Reproduce, exactly and in full, only the lines below from the one containing "345 | 1.93 |" through the one containing "6 | 0 | 0.78 |".

EXTRACTED MATERIAL –
******
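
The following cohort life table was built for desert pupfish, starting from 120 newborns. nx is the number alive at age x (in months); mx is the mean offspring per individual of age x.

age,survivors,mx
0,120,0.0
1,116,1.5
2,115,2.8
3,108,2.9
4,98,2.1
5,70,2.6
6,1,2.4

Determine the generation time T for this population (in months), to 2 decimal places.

2.92

lx = nx/n0 = nx/120: 1, 0.96667…, 0.95833…, 0.9, 0.81667…, 0.58333…, 0.00833…
lx·mx: 0, 1.45…, 2.683333…, 2.61, 1.715…, 1.516667…, 0.02… → R0 = 9.995…
x·lx·mx: 0, 1.45…, 5.366667…, 7.83, 6.86…, 7.583333…, 0.12… → Σ = 29.21…
T = 29.21… / 9.995… = 2.922461… → 2.92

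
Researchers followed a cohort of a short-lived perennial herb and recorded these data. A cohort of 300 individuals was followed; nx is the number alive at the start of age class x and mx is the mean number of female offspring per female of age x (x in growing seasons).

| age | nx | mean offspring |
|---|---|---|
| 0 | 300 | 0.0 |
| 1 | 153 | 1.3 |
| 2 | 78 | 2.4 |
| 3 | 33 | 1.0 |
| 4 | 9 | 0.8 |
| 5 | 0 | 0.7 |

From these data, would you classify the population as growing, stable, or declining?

lx = nx/n0 = nx/300: 1, 0.51, 0.26, 0.11, 0.03, 0
R0 = Σ lx·mx = 0 + 0.663 + 0.624 + 0.11 + 0.024 + 0 = 1.421
R0 > 1, so the population is growing.

growing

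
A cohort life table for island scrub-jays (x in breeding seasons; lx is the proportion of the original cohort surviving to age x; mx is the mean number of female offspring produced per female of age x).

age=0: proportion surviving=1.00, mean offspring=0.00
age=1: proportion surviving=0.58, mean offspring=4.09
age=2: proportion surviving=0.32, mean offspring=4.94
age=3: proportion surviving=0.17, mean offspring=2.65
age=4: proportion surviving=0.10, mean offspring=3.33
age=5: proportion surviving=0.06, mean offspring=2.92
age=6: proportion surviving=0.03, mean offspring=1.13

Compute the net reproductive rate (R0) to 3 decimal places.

lx·mx by age: 0, 2.3722, 1.5808, 0.4505, 0.333, 0.1752, 0.0339
R0 = Σ lx·mx = 4.9456 → 4.946

4.946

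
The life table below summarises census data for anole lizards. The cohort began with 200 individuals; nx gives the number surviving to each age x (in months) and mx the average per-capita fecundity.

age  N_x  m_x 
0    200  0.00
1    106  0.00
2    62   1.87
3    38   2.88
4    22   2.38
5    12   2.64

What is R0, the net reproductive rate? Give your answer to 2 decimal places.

lx = nx/n0 = nx/200: 1, 0.53, 0.31, 0.19, 0.11, 0.06
lx·mx by age: 0, 0, 0.5797, 0.5472, 0.2618, 0.1584
R0 = Σ lx·mx = 1.5471 → 1.55

1.55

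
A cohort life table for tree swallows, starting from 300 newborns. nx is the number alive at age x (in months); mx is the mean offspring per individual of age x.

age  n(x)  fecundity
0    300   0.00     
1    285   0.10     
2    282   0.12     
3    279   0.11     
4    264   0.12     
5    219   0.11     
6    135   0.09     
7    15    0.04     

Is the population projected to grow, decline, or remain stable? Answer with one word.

lx = nx/n0 = nx/300: 1, 0.95, 0.94, 0.93, 0.88, 0.73, 0.45, 0.05
R0 = Σ lx·mx = 0 + 0.095 + 0.1128 + 0.1023 + 0.1056 + 0.0803 + 0.0405 + 0.002 = 0.5385
R0 < 1, so the population is declining.

declining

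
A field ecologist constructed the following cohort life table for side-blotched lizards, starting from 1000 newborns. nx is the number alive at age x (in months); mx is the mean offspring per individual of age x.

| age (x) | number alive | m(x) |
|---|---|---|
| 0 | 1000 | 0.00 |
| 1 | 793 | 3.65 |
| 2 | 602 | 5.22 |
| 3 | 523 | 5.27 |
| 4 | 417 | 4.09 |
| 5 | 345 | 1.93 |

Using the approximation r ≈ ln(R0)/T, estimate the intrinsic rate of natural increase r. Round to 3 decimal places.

lx = nx/n0 = nx/1000: 1, 0.793, 0.602, 0.523, 0.417, 0.345
R0 = Σ lx·mx = 0 + 2.89445 + 3.14244 + 2.75621 + 1.70553 + 0.66585 = 11.16448
Σ x·lx·mx = 27.59933; T = 27.59933/11.16448 = 2.47207…
r ≈ ln(R0)/T = ln(11.16448)/2.47207… = 0.976… → 0.976

0.976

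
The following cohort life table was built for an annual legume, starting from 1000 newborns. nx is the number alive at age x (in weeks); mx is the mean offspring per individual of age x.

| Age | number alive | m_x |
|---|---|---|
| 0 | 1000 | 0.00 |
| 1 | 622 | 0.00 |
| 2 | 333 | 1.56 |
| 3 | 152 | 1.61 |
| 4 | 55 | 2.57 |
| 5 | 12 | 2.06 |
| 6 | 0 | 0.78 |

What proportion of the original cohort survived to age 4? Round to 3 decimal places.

l_4 = n_4/n_0 = 55/1000 = 0.055 → 0.055

0.055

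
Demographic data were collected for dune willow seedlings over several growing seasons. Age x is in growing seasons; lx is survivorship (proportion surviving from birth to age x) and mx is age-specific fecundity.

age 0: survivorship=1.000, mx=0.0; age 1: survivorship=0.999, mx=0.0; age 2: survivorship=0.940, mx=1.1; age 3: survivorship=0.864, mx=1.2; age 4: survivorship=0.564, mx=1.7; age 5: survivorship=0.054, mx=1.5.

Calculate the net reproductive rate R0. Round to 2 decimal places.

3.11

lx·mx by age: 0, 0, 1.034, 1.0368, 0.9588, 0.081
R0 = Σ lx·mx = 3.1106 → 3.11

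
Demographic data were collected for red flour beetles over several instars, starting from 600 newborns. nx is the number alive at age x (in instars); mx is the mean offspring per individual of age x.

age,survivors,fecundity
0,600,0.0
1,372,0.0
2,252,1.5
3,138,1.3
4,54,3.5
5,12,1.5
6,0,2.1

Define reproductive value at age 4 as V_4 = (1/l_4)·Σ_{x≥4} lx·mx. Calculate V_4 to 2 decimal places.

lx = nx/n0 = nx/600: 1, 0.62, 0.42, 0.23, 0.09, 0.02, 0
lx·mx for x ≥ 4: 0.315, 0.03, 0 → sum = 0.345
V_4 = 0.345 / l_4 = 0.345 / 0.09 = 3.833333… → 3.83

3.83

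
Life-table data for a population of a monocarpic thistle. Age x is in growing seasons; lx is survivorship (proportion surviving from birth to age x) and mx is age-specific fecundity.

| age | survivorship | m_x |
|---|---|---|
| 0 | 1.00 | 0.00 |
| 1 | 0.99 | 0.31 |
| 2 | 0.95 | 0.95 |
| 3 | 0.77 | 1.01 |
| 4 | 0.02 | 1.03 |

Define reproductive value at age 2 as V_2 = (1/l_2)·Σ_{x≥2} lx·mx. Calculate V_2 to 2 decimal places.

1.79

lx·mx for x ≥ 2: 0.9025, 0.7777, 0.0206 → sum = 1.7008
V_2 = 1.7008 / l_2 = 1.7008 / 0.95 = 1.790316… → 1.79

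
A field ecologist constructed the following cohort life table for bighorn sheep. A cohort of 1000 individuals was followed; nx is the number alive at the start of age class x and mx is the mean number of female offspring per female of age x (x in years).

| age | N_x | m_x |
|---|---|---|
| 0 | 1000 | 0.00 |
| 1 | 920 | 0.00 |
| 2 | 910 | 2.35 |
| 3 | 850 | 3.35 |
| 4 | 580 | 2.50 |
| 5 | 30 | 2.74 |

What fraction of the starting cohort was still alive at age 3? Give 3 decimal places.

l_3 = n_3/n_0 = 850/1000 = 0.85 → 0.850

0.850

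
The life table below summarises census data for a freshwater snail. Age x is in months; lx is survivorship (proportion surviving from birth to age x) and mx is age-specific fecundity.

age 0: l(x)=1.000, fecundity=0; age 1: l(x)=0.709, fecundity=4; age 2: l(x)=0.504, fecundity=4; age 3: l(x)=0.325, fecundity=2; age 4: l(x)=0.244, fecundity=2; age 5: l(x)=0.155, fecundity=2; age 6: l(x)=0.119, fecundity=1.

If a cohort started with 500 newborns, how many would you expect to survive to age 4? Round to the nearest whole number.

122

Expected survivors = N0 · l_4 = 500 × 0.244 = 122 → 122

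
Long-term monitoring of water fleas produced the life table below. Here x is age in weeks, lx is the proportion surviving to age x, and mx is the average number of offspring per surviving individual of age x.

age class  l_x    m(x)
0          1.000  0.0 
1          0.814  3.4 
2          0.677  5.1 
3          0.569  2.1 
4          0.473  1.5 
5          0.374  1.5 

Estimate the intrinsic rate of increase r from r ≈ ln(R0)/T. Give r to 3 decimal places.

0.993

R0 = Σ lx·mx = 0 + 2.7676 + 3.4527 + 1.1949 + 0.7095 + 0.561 = 8.6857
Σ x·lx·mx = 18.9007; T = 18.9007/8.6857 = 2.17607…
r ≈ ln(R0)/T = ln(8.6857)/2.17607… = 0.99339… → 0.993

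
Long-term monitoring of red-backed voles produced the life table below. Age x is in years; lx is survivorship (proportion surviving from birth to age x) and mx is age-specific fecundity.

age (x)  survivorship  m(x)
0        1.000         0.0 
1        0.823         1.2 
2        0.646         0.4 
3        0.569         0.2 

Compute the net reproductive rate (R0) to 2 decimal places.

lx·mx by age: 0, 0.9876, 0.2584, 0.1138
R0 = Σ lx·mx = 1.3598 → 1.36

1.36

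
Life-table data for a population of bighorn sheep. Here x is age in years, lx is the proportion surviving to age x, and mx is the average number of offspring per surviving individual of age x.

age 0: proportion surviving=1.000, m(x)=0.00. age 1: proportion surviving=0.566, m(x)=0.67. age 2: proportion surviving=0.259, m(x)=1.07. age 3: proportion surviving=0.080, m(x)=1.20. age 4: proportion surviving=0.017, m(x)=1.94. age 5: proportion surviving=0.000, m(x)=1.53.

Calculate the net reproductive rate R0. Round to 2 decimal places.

lx·mx by age: 0, 0.37922, 0.27713, 0.096, 0.03298, 0
R0 = Σ lx·mx = 0.78533 → 0.79

0.79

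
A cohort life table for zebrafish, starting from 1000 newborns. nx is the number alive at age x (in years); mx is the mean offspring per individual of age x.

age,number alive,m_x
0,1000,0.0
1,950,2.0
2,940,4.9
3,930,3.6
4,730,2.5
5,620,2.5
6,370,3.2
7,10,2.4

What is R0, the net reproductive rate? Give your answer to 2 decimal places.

lx = nx/n0 = nx/1000: 1, 0.95, 0.94, 0.93, 0.73, 0.62, 0.37, 0.01
lx·mx by age: 0, 1.9, 4.606, 3.348, 1.825, 1.55, 1.184, 0.024
R0 = Σ lx·mx = 14.437 → 14.44

14.44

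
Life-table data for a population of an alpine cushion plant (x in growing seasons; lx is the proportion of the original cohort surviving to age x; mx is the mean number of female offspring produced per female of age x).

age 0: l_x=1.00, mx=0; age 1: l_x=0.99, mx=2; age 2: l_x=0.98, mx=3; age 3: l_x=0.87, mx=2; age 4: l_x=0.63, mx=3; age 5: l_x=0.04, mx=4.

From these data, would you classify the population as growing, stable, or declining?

growing

R0 = Σ lx·mx = 0 + 1.98 + 2.94 + 1.74 + 1.89 + 0.16 = 8.71
R0 > 1, so the population is growing.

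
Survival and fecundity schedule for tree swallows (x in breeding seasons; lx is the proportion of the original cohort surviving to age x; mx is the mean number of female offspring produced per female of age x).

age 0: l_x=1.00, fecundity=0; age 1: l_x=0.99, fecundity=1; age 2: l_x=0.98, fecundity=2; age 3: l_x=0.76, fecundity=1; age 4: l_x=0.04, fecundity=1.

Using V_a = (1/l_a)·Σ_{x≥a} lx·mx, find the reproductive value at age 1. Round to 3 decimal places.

lx·mx for x ≥ 1: 0.99, 1.96, 0.76, 0.04 → sum = 3.75
V_1 = 3.75 / l_1 = 3.75 / 0.99 = 3.787879… → 3.788

3.788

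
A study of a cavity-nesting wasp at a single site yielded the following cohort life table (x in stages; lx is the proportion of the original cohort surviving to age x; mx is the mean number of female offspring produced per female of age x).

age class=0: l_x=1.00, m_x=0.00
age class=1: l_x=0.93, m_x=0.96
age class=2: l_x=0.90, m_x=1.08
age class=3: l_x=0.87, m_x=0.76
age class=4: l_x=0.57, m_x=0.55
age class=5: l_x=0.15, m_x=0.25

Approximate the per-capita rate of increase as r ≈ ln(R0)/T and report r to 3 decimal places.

0.486

R0 = Σ lx·mx = 0 + 0.8928 + 0.972 + 0.6612 + 0.3135 + 0.0375 = 2.877
Σ x·lx·mx = 6.2619; T = 6.2619/2.877 = 2.17654…
r ≈ ln(R0)/T = ln(2.877)/2.17654… = 0.48552… → 0.486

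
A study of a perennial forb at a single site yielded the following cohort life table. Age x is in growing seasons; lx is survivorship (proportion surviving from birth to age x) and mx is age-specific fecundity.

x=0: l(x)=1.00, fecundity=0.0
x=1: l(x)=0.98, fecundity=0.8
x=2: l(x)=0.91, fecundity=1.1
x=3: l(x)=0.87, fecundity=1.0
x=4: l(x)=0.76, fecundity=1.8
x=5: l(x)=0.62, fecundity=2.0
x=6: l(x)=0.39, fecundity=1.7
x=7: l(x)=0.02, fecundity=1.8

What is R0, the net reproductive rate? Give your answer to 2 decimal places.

5.96

lx·mx by age: 0, 0.784, 1.001, 0.87, 1.368, 1.24, 0.663, 0.036
R0 = Σ lx·mx = 5.962 → 5.96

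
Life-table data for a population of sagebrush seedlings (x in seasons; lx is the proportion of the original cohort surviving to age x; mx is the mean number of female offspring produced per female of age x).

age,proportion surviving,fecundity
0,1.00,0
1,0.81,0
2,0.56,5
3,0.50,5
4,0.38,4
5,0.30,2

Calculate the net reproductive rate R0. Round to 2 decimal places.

7.42

lx·mx by age: 0, 0, 2.8, 2.5, 1.52, 0.6
R0 = Σ lx·mx = 7.42 → 7.42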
******
ANSWER FOR THIS EXERCISE –
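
| 5 | 345 | 1.93 |

Using the approximation r ≈ ln(R0)/T, estimate the intrinsic rate of natural increase r. Round to 3 decimal places.

lx = nx/n0 = nx/1000: 1, 0.793, 0.602, 0.523, 0.417, 0.345
R0 = Σ lx·mx = 0 + 2.89445 + 3.14244 + 2.75621 + 1.70553 + 0.66585 = 11.16448
Σ x·lx·mx = 27.59933; T = 27.59933/11.16448 = 2.47207…
r ≈ ln(R0)/T = ln(11.16448)/2.47207… = 0.976… → 0.976

0.976

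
The following cohort life table was built for an annual legume, starting from 1000 newborns. nx is the number alive at age x (in weeks); mx is the mean offspring per individual of age x.

| Age | number alive | m_x |
|---|---|---|
| 0 | 1000 | 0.00 |
| 1 | 622 | 0.00 |
| 2 | 333 | 1.56 |
| 3 | 152 | 1.61 |
| 4 | 55 | 2.57 |
| 5 | 12 | 2.06 |
| 6 | 0 | 0.78 |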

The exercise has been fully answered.